- **What the exercise asks**
Please give the number of lines in the material below that contain "completed", without further comment.
++++++++++++++++++++
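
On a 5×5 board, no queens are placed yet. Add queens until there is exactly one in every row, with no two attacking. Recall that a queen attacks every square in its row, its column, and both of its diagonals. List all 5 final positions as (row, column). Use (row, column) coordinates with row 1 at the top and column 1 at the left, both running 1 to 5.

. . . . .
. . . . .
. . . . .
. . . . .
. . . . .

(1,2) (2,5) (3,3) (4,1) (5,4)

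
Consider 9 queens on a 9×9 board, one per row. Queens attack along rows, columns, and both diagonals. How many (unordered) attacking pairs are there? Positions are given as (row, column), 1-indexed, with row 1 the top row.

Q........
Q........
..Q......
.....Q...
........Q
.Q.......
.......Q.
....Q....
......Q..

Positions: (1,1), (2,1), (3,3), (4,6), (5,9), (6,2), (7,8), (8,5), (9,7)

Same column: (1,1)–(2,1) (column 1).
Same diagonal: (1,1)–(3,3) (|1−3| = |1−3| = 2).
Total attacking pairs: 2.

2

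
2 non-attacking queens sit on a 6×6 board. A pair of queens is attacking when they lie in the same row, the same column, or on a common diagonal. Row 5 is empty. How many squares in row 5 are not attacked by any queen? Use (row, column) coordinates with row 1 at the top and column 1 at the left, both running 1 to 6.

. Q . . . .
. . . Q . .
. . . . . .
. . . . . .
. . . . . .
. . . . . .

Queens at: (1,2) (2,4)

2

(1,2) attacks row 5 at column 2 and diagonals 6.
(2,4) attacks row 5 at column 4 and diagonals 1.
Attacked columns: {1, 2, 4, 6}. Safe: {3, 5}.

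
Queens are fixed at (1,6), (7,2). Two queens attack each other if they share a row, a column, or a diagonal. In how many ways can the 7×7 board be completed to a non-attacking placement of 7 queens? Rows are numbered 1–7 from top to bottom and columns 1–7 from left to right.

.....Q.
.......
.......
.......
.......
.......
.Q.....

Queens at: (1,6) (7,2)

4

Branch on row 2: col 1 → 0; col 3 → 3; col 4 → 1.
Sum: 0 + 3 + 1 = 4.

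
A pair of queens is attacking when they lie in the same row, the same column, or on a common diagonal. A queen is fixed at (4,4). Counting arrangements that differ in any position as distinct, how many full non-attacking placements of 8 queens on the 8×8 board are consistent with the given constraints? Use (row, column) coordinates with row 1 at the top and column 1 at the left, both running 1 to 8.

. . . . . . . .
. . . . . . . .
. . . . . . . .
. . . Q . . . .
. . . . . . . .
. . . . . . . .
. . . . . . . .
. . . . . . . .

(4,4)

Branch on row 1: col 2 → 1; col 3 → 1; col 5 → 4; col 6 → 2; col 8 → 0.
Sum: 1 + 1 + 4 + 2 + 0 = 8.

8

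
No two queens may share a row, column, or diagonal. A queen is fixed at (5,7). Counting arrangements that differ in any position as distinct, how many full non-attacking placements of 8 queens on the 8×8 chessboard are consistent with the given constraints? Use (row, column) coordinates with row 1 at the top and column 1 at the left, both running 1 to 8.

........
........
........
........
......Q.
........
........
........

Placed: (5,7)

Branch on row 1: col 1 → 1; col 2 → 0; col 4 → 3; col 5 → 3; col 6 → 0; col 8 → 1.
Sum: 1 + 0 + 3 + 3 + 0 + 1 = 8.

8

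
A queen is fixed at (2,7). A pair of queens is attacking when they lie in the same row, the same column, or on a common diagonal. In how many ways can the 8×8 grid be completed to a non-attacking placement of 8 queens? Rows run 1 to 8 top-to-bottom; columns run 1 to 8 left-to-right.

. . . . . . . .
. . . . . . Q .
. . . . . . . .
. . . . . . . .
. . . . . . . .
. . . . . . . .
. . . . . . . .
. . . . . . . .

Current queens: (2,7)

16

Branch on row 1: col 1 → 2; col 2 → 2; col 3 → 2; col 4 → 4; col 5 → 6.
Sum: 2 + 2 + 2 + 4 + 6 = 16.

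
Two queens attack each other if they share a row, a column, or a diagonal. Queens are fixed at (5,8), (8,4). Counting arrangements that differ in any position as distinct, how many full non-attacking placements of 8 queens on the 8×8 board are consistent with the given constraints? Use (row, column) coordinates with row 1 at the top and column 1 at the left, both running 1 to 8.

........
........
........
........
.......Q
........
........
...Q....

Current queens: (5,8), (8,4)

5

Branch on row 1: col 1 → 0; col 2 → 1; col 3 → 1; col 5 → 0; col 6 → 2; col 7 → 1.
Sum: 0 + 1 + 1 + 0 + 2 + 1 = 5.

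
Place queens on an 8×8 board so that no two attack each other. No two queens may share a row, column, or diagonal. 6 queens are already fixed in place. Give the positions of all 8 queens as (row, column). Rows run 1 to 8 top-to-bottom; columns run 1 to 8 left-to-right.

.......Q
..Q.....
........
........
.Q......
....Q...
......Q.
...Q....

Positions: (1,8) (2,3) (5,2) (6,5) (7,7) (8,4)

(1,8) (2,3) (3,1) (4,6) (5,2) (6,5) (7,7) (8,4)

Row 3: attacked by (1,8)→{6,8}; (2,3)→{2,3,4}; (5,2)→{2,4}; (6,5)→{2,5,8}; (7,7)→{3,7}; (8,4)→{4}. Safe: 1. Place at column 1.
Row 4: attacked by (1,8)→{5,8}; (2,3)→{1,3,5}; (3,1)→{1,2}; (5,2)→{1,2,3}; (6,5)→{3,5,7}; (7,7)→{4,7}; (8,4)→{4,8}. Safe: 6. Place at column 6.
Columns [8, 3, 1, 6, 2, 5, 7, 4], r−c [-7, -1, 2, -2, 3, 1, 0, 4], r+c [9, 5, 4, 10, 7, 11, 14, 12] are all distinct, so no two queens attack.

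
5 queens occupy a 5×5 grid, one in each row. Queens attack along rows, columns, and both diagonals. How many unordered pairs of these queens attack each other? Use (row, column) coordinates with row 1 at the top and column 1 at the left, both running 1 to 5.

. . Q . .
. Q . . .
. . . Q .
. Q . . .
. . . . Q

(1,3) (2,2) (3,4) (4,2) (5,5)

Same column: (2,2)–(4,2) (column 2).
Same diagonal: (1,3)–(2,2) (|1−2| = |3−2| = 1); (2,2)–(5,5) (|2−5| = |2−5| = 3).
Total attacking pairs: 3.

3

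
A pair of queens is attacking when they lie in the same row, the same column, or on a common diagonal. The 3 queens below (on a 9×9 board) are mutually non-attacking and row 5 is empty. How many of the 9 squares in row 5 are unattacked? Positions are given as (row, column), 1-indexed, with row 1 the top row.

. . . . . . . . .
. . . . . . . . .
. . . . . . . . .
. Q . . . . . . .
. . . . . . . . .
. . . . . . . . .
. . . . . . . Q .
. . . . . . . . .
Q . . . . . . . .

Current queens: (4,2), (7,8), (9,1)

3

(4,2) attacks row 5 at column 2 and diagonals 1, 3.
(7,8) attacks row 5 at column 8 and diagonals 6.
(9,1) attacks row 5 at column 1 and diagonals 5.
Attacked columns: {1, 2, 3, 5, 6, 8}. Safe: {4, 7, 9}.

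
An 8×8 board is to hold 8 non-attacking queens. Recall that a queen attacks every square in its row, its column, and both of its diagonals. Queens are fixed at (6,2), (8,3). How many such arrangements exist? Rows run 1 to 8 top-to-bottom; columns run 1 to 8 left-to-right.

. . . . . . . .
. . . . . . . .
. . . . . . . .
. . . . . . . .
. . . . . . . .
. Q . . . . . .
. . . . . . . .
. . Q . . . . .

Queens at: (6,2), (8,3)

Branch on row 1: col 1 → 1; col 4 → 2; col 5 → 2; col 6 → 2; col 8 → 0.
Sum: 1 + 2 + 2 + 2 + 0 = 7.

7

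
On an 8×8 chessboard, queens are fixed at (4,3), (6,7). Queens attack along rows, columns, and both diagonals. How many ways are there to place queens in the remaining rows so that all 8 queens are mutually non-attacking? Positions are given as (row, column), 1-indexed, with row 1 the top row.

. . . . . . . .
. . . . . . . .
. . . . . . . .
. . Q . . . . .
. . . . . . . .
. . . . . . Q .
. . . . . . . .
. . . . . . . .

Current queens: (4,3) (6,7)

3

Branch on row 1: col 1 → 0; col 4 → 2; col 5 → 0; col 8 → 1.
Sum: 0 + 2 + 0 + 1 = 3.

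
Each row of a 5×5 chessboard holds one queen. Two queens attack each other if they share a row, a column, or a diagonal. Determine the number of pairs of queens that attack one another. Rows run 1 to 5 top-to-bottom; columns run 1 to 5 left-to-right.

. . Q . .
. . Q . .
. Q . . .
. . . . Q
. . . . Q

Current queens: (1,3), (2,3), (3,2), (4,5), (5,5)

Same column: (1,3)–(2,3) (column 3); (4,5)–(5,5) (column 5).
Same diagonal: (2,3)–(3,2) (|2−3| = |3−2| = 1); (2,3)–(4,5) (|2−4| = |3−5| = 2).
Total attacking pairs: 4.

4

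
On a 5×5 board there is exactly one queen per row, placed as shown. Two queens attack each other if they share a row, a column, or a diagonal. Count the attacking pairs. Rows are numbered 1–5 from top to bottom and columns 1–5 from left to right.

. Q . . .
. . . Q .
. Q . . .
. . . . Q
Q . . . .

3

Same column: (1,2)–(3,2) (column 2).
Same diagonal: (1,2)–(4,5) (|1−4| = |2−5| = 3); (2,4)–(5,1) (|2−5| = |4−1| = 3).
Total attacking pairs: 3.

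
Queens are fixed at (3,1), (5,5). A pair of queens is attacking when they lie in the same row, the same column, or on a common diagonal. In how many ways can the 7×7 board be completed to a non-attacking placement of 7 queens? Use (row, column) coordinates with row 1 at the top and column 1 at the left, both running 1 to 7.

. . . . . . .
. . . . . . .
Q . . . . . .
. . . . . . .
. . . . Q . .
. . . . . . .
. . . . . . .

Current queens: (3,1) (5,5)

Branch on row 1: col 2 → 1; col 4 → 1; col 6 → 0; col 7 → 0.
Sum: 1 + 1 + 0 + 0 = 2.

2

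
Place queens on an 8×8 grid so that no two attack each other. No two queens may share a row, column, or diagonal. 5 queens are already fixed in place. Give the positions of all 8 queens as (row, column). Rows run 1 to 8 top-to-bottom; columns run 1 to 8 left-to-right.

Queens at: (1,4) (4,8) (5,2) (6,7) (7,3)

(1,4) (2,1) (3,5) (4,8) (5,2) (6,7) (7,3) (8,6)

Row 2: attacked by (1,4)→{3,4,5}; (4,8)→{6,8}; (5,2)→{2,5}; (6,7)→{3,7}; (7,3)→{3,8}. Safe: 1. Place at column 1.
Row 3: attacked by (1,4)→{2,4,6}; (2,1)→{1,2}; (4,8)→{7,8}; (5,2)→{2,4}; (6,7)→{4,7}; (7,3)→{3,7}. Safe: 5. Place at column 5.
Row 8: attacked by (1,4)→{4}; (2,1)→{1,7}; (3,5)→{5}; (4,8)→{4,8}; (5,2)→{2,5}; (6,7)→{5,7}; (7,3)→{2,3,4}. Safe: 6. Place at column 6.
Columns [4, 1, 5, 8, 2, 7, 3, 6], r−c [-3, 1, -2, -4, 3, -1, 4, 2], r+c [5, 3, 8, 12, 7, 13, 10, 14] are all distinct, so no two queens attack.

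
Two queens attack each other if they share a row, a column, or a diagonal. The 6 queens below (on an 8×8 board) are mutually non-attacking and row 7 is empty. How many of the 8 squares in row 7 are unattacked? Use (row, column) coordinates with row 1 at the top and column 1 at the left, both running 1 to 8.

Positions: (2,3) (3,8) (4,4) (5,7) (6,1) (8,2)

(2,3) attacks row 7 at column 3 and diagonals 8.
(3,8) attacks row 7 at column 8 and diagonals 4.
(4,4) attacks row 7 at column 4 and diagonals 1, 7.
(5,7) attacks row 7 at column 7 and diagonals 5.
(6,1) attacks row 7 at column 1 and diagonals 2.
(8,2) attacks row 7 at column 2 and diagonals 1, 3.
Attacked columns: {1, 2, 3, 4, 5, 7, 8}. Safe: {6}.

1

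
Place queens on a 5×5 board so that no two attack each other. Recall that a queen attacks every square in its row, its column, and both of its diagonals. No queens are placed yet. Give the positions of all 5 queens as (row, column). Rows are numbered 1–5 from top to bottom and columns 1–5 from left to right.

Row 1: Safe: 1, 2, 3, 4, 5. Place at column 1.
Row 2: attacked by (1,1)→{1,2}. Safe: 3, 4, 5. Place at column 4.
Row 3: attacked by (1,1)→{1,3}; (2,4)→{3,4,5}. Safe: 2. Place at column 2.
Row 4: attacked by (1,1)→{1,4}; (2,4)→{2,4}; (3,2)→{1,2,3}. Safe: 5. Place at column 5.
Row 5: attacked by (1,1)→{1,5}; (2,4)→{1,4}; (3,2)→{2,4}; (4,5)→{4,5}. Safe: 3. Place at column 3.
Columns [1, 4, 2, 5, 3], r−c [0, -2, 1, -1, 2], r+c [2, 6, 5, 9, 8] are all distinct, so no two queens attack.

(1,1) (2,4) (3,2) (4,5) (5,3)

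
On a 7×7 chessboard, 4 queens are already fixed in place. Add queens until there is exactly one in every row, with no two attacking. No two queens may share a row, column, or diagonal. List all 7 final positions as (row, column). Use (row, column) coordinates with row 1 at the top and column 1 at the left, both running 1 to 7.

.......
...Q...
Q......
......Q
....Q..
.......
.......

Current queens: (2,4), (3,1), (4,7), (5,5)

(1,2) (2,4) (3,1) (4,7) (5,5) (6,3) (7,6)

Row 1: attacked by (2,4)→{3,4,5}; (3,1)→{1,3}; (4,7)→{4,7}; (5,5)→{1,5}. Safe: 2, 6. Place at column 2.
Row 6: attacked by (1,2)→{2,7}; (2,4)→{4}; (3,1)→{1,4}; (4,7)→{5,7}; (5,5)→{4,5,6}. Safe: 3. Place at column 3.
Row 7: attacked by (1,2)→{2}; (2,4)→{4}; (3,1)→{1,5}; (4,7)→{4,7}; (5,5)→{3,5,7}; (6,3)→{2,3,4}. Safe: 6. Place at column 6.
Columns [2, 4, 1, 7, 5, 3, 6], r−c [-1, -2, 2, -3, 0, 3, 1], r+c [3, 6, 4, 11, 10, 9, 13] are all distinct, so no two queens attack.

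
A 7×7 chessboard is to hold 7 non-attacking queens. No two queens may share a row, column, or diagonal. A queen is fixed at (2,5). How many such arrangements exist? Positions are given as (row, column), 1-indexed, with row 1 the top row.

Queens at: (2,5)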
++++++++++++++++++++
- **Exercise solution**
3